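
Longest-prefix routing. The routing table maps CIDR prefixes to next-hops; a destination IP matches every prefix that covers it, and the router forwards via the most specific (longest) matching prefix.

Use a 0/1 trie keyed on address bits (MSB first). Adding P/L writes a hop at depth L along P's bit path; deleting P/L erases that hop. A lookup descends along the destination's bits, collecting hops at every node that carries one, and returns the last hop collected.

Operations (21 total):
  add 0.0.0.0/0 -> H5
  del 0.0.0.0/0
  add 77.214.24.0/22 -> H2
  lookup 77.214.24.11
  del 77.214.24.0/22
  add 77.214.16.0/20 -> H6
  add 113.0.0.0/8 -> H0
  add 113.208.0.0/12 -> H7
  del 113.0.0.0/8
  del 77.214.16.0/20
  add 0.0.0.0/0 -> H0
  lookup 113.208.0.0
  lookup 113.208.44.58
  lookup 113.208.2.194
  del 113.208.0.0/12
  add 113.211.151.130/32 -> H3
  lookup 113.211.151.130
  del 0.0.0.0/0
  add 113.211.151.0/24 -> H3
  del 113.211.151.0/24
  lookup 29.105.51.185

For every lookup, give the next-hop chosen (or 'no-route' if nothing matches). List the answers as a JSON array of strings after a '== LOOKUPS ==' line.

Process each operation:
  + 0.0.0.0/0 (H5) depth=0
  del 0.0.0.0/0 (clear depth 0)
  + 77.214.24.0/22 (H2) depth=22
  Q 77.214.24.11: descend 0100110111010110000110 ; hops seen [H2] ; pick H2
  del 77.214.24.0/22 (clear depth 22)
  + 77.214.16.0/20 (H6) depth=20
  + 113.0.0.0/8 (H0) depth=8
  + 113.208.0.0/12 (H7) depth=12
  del 113.0.0.0/8 (clear depth 8)
  del 77.214.16.0/20 (clear depth 20)
  + 0.0.0.0/0 (H0) depth=0
  Q 113.208.0.0: descend 011100011101 ; hops seen [H0,H7] ; pick H7
  Q 113.208.44.58: descend 011100011101 ; hops seen [H0,H7] ; pick H7
  Q 113.208.2.194: descend 011100011101 ; hops seen [H0,H7] ; pick H7
  del 113.208.0.0/12 (clear depth 12)
  + 113.211.151.130/32 (H3) depth=32
  Q 113.211.151.130: descend 01110001110100111001011110000010 ; hops seen [H0,H3] ; pick H3
  del 0.0.0.0/0 (clear depth 0)
  + 113.211.151.0/24 (H3) depth=24
  del 113.211.151.0/24 (clear depth 24)
  Q 29.105.51.185: descend 0 ; hops seen [∅] ; pick no-route

== LOOKUPS ==
["H2","H7","H7","H7","H3","no-route"]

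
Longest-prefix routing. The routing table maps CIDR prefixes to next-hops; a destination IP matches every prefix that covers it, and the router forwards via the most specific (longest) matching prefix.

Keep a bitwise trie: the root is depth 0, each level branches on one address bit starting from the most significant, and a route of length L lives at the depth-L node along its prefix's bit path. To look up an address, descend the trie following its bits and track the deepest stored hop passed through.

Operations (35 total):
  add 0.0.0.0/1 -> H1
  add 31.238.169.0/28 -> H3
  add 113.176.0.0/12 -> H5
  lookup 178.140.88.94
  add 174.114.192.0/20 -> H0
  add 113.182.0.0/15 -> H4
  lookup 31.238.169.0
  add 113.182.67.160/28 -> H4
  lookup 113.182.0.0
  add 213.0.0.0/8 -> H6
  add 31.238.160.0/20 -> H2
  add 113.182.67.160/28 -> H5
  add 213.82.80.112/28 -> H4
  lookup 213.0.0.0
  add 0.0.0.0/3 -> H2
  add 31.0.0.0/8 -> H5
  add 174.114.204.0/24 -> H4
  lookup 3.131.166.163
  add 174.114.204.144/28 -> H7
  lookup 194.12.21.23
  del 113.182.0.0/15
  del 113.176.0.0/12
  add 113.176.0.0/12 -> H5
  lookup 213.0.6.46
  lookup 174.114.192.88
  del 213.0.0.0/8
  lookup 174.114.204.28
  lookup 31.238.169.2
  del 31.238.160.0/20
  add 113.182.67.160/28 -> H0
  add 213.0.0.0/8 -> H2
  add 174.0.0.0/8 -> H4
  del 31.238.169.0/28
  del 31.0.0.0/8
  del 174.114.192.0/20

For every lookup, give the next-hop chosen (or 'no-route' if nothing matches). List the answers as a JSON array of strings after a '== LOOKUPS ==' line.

Apply in order:
  + 0.0.0.0/1 (H1) depth=1
  + 31.238.169.0/28 (H3) depth=28
  + 113.176.0.0/12 (H5) depth=12
  lookup 178.140.88.94: bits ε walk d0:- -> no-route
  + 174.114.192.0/20 (H0) depth=20
  + 113.182.0.0/15 (H4) depth=15
  lookup 31.238.169.0: bits 0001111111101110101010010000 walk d0:-→d1:H1→d2:-→d3:-→d4:-→d5:-→d6:-→d7:-→d8:-→d9:-→d10:-→d11:-→d12:-→d13:-→d14:-→d15:-→d16:-→d17:-→d18:-→d19:-→d20:-→d21:-→d22:-→d23:-→d24:-→d25:-→d26:-→d27:-→d28:H3 -> H3
  + 113.182.67.160/28 (H4) depth=28
  lookup 113.182.0.0: bits 01110001101101100 walk d0:-→d1:H1→d2:-→d3:-→d4:-→d5:-→d6:-→d7:-→d8:-→d9:-→d10:-→d11:-→d12:H5→d13:-→d14:-→d15:H4→d16:-→d17:- -> H4
  + 213.0.0.0/8 (H6) depth=8
  + 31.238.160.0/20 (H2) depth=20
  + 113.182.67.160/28 (H5) depth=28
  + 213.82.80.112/28 (H4) depth=28
  lookup 213.0.0.0: bits 110101010 walk d0:-→d1:-→d2:-→d3:-→d4:-→d5:-→d6:-→d7:-→d8:H6→d9:- -> H6
  + 0.0.0.0/3 (H2) depth=3
  + 31.0.0.0/8 (H5) depth=8
  + 174.114.204.0/24 (H4) depth=24
  lookup 3.131.166.163: bits 000 walk d0:-→d1:H1→d2:-→d3:H2 -> H2
  + 174.114.204.144/28 (H7) depth=28
  lookup 194.12.21.23: bits 110 walk d0:-→d1:-→d2:-→d3:- -> no-route
  - 113.182.0.0/15 clear@15
  - 113.176.0.0/12 clear@12
  + 113.176.0.0/12 (H5) depth=12
  lookup 213.0.6.46: bits 110101010 walk d0:-→d1:-→d2:-→d3:-→d4:-→d5:-→d6:-→d7:-→d8:H6→d9:- -> H6
  lookup 174.114.192.88: bits 10101110011100101100 walk d0:-→d1:-→d2:-→d3:-→d4:-→d5:-→d6:-→d7:-→d8:-→d9:-→d10:-→d11:-→d12:-→d13:-→d14:-→d15:-→d16:-→d17:-→d18:-→d19:-→d20:H0 -> H0
  - 213.0.0.0/8 clear@8
  lookup 174.114.204.28: bits 101011100111001011001100 walk d0:-→d1:-→d2:-→d3:-→d4:-→d5:-→d6:-→d7:-→d8:-→d9:-→d10:-→d11:-→d12:-→d13:-→d14:-→d15:-→d16:-→d17:-→d18:-→d19:-→d20:H0→d21:-→d22:-→d23:-→d24:H4 -> H4
  lookup 31.238.169.2: bits 0001111111101110101010010000 walk d0:-→d1:H1→d2:-→d3:H2→d4:-→d5:-→d6:-→d7:-→d8:H5→d9:-→d10:-→d11:-→d12:-→d13:-→d14:-→d15:-→d16:-→d17:-→d18:-→d19:-→d20:H2→d21:-→d22:-→d23:-→d24:-→d25:-→d26:-→d27:-→d28:H3 -> H3
  - 31.238.160.0/20 clear@20
  + 113.182.67.160/28 (H0) depth=28
  + 213.0.0.0/8 (H2) depth=8
  + 174.0.0.0/8 (H4) depth=8
  - 31.238.169.0/28 clear@28
  - 31.0.0.0/8 clear@8
  - 174.114.192.0/20 clear@20

== LOOKUPS ==
["no-route","H3","H4","H6","H2","no-route","H6","H0","H4","H3"]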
○ ○ ○ ○
**Task to complete**
Which of the lines in the data contain the string "total"? Return each one.

**Solution**
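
Operations (21 total):
Operations (35 total):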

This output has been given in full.